*Task objective:*
Would you write out, exactly as they stand, all lines from the one containing "How many monotone lattice paths from (0, 0) to (18, 6)" through the end of the listing below, and only those?

*Material for the task:*
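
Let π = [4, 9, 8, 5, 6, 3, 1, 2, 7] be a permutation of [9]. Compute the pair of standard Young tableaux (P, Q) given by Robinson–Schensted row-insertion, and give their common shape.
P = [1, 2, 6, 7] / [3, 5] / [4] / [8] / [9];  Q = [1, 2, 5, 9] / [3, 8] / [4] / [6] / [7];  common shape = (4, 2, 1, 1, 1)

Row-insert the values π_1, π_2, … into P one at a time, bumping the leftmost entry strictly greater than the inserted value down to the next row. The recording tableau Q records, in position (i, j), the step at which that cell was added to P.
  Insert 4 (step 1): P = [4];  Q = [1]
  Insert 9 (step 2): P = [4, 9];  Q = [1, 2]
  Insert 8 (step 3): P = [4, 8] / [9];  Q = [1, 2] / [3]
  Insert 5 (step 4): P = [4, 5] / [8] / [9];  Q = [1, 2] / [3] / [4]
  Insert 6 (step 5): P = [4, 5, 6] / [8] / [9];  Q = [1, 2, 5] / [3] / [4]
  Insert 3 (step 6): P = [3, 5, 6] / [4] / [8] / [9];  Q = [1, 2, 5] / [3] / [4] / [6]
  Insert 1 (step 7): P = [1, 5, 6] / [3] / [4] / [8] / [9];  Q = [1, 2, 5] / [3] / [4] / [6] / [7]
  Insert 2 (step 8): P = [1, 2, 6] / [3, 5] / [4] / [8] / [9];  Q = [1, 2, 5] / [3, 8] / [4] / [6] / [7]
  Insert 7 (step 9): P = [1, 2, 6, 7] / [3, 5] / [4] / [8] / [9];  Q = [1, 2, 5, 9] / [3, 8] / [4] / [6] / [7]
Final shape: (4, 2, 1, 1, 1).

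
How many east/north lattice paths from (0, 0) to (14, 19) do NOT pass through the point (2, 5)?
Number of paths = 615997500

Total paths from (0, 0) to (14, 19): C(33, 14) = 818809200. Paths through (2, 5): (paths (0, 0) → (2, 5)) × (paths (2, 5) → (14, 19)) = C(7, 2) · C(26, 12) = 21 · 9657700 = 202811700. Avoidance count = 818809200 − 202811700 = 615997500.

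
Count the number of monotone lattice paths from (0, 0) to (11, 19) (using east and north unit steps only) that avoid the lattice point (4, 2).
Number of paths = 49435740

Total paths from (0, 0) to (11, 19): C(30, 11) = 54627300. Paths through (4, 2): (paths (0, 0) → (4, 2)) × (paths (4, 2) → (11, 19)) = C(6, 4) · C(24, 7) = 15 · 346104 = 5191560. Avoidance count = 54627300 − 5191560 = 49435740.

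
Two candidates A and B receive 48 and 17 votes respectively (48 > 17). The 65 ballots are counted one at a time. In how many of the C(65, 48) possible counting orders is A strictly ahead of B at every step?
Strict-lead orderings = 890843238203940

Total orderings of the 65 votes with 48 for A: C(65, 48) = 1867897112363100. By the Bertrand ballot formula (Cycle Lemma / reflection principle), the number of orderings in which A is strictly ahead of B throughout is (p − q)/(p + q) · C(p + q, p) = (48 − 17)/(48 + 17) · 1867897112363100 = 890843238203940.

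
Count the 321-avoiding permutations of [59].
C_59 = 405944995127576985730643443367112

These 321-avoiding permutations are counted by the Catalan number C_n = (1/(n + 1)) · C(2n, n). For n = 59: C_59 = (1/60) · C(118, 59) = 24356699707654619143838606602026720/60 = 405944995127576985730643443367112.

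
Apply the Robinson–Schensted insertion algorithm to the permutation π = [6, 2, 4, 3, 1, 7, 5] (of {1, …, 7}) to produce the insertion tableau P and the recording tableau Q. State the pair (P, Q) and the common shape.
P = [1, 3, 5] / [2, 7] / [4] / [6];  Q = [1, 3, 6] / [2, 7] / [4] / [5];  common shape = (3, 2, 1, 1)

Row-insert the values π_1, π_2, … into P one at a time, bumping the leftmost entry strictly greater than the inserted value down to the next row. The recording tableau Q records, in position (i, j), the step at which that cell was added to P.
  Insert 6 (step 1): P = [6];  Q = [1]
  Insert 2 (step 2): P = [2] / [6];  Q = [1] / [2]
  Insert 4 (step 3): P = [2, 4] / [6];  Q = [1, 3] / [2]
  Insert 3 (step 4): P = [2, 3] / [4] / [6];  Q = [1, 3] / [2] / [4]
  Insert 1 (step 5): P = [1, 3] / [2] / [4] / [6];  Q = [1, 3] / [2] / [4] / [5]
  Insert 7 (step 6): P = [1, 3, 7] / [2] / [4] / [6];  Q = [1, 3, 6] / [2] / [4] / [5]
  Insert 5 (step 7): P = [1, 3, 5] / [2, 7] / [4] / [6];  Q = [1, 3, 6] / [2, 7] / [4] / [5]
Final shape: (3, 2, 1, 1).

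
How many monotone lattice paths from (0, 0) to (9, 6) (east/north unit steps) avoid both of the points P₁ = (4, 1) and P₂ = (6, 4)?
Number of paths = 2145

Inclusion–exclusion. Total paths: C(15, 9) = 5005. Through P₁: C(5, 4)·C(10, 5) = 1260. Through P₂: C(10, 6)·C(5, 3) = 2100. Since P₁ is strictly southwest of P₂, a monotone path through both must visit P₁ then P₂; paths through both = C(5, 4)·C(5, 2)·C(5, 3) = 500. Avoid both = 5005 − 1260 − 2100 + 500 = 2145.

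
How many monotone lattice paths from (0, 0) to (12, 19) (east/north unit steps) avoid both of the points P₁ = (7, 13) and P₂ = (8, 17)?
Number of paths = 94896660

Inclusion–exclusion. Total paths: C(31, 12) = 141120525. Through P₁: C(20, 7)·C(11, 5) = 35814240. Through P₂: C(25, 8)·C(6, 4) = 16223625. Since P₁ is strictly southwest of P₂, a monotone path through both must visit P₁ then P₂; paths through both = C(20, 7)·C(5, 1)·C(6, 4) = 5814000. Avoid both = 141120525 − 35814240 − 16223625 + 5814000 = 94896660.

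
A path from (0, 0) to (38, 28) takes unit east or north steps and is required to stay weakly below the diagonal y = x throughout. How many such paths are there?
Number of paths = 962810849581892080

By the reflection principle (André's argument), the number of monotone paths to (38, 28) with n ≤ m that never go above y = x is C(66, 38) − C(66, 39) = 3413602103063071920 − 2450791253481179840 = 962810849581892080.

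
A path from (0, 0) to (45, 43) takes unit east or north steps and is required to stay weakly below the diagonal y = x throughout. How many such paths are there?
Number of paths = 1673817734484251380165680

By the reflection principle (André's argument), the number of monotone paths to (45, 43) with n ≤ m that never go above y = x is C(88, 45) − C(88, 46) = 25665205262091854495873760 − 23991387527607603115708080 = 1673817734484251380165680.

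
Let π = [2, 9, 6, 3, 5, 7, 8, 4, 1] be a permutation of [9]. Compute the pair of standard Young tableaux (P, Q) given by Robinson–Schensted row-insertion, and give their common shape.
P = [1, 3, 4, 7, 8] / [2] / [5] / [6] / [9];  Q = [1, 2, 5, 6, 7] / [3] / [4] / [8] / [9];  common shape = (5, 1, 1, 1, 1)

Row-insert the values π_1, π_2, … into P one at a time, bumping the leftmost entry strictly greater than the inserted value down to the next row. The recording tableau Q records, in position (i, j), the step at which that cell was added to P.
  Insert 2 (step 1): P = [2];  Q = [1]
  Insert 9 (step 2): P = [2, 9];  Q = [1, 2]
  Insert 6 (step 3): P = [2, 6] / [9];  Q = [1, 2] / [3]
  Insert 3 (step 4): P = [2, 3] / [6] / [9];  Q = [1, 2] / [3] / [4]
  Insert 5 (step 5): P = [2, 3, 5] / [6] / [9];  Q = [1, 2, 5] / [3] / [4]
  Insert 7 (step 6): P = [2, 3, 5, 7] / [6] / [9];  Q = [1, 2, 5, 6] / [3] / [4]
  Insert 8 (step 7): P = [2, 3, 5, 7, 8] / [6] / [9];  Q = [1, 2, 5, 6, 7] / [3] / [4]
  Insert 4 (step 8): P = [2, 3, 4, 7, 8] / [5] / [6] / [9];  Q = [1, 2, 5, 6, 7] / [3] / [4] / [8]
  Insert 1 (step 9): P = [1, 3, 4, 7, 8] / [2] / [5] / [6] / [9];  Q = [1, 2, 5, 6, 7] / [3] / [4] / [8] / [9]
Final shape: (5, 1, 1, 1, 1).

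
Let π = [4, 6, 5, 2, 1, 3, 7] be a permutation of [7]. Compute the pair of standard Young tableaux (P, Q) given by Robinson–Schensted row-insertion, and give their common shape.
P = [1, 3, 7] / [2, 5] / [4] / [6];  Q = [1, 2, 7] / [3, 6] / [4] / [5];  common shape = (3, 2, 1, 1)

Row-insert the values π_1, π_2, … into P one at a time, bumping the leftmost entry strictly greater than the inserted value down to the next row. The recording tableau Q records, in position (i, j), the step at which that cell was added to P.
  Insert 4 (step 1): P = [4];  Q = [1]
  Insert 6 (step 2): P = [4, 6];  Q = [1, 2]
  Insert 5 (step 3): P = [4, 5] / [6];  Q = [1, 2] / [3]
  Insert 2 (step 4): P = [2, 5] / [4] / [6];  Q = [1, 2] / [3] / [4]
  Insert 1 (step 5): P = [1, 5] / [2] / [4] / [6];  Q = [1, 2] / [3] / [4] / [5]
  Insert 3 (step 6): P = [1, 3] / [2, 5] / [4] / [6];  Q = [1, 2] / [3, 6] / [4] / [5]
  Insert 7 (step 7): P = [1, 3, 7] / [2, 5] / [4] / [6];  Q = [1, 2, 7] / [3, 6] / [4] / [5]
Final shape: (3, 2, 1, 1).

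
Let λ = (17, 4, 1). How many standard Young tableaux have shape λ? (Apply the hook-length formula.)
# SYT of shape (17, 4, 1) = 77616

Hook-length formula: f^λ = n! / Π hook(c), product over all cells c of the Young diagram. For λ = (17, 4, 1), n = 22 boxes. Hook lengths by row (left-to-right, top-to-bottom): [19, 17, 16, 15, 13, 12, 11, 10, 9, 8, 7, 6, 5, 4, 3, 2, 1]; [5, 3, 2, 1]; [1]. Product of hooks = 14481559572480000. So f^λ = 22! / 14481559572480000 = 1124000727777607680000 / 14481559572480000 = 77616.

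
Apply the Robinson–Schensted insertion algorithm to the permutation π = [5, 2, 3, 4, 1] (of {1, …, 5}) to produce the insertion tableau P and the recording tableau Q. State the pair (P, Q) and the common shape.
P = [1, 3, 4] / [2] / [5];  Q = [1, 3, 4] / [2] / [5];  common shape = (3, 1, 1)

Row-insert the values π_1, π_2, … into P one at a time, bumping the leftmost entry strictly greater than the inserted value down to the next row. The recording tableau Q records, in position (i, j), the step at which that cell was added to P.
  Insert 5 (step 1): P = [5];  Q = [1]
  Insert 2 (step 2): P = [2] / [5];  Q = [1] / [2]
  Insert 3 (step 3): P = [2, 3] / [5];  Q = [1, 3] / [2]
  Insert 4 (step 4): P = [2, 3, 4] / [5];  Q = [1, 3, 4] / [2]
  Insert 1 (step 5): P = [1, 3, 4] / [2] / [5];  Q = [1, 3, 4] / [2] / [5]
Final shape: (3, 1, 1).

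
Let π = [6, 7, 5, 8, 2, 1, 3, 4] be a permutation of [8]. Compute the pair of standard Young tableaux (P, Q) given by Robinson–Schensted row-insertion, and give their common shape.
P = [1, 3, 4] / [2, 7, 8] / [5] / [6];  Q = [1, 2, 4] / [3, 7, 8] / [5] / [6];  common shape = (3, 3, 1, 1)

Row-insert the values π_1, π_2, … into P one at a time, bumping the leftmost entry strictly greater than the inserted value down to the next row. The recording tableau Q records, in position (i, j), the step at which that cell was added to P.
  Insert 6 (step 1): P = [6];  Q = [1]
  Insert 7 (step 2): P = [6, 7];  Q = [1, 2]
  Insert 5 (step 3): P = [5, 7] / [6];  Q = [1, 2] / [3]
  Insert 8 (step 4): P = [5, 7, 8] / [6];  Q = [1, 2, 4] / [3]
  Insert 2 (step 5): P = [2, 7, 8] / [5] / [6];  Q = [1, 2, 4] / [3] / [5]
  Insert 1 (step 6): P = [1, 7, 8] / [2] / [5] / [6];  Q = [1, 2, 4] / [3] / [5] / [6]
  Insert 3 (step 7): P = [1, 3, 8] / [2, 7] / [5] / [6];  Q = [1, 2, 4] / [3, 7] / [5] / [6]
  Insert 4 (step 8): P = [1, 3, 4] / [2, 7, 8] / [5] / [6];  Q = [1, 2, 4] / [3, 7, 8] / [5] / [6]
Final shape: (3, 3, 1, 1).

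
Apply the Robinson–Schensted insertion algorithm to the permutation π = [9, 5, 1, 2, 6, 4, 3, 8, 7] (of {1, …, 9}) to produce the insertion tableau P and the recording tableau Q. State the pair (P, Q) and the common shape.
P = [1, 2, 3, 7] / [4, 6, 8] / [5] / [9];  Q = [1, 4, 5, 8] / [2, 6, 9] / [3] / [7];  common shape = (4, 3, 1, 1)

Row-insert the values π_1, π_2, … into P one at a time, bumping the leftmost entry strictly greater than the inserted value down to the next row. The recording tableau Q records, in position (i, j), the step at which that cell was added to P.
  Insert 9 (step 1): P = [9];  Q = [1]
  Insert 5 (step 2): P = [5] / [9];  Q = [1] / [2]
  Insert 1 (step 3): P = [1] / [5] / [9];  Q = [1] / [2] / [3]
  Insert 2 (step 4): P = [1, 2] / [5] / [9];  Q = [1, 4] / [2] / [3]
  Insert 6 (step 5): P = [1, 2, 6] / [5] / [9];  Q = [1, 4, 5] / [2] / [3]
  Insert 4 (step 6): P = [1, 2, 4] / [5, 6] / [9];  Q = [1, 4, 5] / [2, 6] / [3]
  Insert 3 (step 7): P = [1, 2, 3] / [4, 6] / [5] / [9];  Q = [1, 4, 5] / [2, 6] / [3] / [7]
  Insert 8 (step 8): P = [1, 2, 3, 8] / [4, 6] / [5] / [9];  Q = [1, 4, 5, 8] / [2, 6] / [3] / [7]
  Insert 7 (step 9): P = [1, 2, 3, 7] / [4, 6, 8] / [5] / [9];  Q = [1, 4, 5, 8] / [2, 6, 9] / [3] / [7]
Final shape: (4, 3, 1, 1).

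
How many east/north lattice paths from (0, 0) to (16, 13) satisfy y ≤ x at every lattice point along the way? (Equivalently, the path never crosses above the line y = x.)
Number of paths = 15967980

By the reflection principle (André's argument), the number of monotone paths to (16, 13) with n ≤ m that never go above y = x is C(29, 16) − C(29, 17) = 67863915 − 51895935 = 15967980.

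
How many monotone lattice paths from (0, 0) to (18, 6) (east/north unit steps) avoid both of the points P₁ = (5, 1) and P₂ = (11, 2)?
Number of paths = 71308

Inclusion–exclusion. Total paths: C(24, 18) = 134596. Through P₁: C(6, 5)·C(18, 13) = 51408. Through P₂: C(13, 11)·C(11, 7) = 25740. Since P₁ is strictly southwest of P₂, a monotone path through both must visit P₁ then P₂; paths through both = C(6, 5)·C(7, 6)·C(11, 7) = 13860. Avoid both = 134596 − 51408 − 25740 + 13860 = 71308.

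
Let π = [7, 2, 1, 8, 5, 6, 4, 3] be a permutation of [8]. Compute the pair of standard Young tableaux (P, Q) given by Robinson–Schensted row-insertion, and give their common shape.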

*Result of the task:*
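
How many monotone lattice paths from (0, 0) to (18, 6) (east/north unit steps) avoid both of the points P₁ = (5, 1) and P₂ = (11, 2)?
Number of paths = 71308

Inclusion–exclusion. Total paths: C(24, 18) = 134596. Through P₁: C(6, 5)·C(18, 13) = 51408. Through P₂: C(13, 11)·C(11, 7) = 25740. Since P₁ is strictly southwest of P₂, a monotone path through both must visit P₁ then P₂; paths through both = C(6, 5)·C(7, 6)·C(11, 7) = 13860. Avoid both = 134596 − 51408 − 25740 + 13860 = 71308.

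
Let π = [7, 2, 1, 8, 5, 6, 4, 3] be a permutation of [8]. Compute the pair of standard Young tableaux (P, Q) given by Robinson–Schensted row-insertion, and give their common shape.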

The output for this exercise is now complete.